This exercise needs the listing below duplicated exactly.

Content starts

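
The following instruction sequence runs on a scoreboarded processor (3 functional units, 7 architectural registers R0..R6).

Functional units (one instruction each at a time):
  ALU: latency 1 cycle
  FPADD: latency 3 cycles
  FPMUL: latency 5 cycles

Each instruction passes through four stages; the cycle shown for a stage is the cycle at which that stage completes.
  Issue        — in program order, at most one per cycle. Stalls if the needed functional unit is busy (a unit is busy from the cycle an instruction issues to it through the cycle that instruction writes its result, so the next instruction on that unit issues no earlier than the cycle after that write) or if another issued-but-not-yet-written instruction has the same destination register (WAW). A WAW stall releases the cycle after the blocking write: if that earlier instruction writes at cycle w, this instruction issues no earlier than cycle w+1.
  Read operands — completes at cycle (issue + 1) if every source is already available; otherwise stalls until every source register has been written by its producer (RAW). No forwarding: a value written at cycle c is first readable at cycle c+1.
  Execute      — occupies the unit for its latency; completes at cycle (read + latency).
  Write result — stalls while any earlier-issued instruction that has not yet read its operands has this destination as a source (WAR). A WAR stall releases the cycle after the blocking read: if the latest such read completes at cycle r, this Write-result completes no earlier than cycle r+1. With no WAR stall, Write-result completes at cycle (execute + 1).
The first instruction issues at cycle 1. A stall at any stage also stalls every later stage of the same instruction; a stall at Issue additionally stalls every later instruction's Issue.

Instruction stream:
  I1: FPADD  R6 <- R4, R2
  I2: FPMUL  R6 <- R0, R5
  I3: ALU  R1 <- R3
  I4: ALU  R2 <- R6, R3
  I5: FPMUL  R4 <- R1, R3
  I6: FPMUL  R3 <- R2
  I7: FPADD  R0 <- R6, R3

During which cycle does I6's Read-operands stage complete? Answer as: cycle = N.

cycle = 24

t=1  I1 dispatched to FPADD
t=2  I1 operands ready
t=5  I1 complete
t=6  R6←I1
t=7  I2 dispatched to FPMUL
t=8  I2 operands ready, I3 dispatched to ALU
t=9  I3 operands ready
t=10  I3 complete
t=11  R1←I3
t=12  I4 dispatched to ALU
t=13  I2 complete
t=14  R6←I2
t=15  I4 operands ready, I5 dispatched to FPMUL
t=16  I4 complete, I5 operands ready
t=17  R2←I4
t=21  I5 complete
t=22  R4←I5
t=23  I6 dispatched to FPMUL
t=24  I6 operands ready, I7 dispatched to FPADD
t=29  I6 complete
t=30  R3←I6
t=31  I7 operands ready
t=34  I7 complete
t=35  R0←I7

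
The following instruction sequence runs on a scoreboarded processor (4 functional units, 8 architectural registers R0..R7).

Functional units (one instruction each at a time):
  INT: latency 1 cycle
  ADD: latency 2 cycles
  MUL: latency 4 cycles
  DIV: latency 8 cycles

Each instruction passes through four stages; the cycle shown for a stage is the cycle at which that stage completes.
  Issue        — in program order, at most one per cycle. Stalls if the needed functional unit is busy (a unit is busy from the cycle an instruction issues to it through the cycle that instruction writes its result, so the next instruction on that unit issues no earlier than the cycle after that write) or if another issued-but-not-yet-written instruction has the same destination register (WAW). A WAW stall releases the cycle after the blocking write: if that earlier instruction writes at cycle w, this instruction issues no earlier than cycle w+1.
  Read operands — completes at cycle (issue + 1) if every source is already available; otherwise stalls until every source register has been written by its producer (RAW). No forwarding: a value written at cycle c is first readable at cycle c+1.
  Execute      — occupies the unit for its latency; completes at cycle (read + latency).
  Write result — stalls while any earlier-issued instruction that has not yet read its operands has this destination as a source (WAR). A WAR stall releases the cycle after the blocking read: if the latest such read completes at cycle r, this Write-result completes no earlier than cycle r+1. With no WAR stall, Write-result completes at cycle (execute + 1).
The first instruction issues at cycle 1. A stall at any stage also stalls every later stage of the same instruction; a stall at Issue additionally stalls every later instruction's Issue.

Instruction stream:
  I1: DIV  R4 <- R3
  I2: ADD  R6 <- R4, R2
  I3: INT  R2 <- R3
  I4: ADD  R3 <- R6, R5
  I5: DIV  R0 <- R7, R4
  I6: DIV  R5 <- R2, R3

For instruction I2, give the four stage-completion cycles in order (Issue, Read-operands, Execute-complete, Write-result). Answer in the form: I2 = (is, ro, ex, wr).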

Content ends

**TASK RESPONSE**
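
The following instruction sequence runs on a scoreboarded processor (3 functional units, 7 architectural registers R0..R6).

Functional units (one instruction each at a time):
  ALU: latency 1 cycle
  FPADD: latency 3 cycles
  FPMUL: latency 5 cycles

Each instruction passes through four stages; the cycle shown for a stage is the cycle at which that stage completes.
  Issue        — in program order, at most one per cycle. Stalls if the needed functional unit is busy (a unit is busy from the cycle an instruction issues to it through the cycle that instruction writes its result, so the next instruction on that unit issues no earlier than the cycle after that write) or if another issued-but-not-yet-written instruction has the same destination register (WAW). A WAW stall releases the cycle after the blocking write: if that earlier instruction writes at cycle w, this instruction issues no earlier than cycle w+1.
  Read operands — completes at cycle (issue + 1) if every source is already available; otherwise stalls until every source register has been written by its producer (RAW). No forwarding: a value written at cycle c is first readable at cycle c+1.
  Execute      — occupies the unit for its latency; completes at cycle (read + latency).
  Write result — stalls while any earlier-issued instruction that has not yet read its operands has this destination as a source (WAR). A WAR stall releases the cycle after the blocking read: if the latest such read completes at cycle r, this Write-result completes no earlier than cycle r+1. With no WAR stall, Write-result completes at cycle (execute + 1).
The first instruction issues at cycle 1. A stall at any stage also stalls every later stage of the same instruction; a stall at Issue additionally stalls every later instruction's Issue.

Instruction stream:
  I1: FPADD  R6 <- R4, R2
  I2: FPMUL  R6 <- R0, R5
  I3: ALU  R1 <- R3
  I4: ALU  R2 <- R6, R3
  I5: FPMUL  R4 <- R1, R3
  I6: FPMUL  R3 <- R2
  I7: FPADD  R0 <- R6, R3

During which cycle does I6's Read-operands stage complete? Answer as: cycle = N.

cycle = 24

t=1  I1 dispatched to FPADD
t=2  I1 operands ready
t=5  I1 complete
t=6  R6←I1
t=7  I2 dispatched to FPMUL
t=8  I2 operands ready, I3 dispatched to ALU
t=9  I3 operands ready
t=10  I3 complete
t=11  R1←I3
t=12  I4 dispatched to ALU
t=13  I2 complete
t=14  R6←I2
t=15  I4 operands ready, I5 dispatched to FPMUL
t=16  I4 complete, I5 operands ready
t=17  R2←I4
t=21  I5 complete
t=22  R4←I5
t=23  I6 dispatched to FPMUL
t=24  I6 operands ready, I7 dispatched to FPADD
t=29  I6 complete
t=30  R3←I6
t=31  I7 operands ready
t=34  I7 complete
t=35  R0←I7

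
The following instruction sequence runs on a scoreboarded processor (4 functional units, 8 architectural registers R0..R7).

Functional units (one instruction each at a time):
  INT: latency 1 cycle
  ADD: latency 2 cycles
  MUL: latency 4 cycles
  DIV: latency 8 cycles

Each instruction passes through four stages; the cycle shown for a stage is the cycle at which that stage completes.
  Issue        — in program order, at most one per cycle. Stalls if the needed functional unit is busy (a unit is busy from the cycle an instruction issues to it through the cycle that instruction writes its result, so the next instruction on that unit issues no earlier than the cycle after that write) or if another issued-but-not-yet-written instruction has the same destination register (WAW). A WAW stall releases the cycle after the blocking write: if that earlier instruction writes at cycle w, this instruction issues no earlier than cycle w+1.
  Read operands — completes at cycle (issue + 1) if every source is already available; otherwise stalls until every source register has been written by its producer (RAW). No forwarding: a value written at cycle c is first readable at cycle c+1.
  Execute      — occupies the unit for its latency; completes at cycle (read + latency).
  Write result — stalls while any earlier-issued instruction that has not yet read its operands has this destination as a source (WAR). A WAR stall releases the cycle after the blocking read: if the latest such read completes at cycle r, this Write-result completes no earlier than cycle r+1. With no WAR stall, Write-result completes at cycle (execute + 1).
The first instruction issues at cycle 1. A stall at any stage also stalls every later stage of the same instruction; a stall at Issue additionally stalls every later instruction's Issue.

Instruction stream:
  I1: DIV  R4 <- R3
  I2: ADD  R6 <- R4, R2
  I3: INT  R2 <- R3
  I4: ADD  R3 <- R6, R5
  I5: DIV  R0 <- R7, R4
  I6: DIV  R5 <- R2, R3

For instruction I2, give the four stage-completion cycles in order (Issue, Read-operands, Execute-complete, Write-result). Answer in the form: I2 = (is, ro, ex, wr).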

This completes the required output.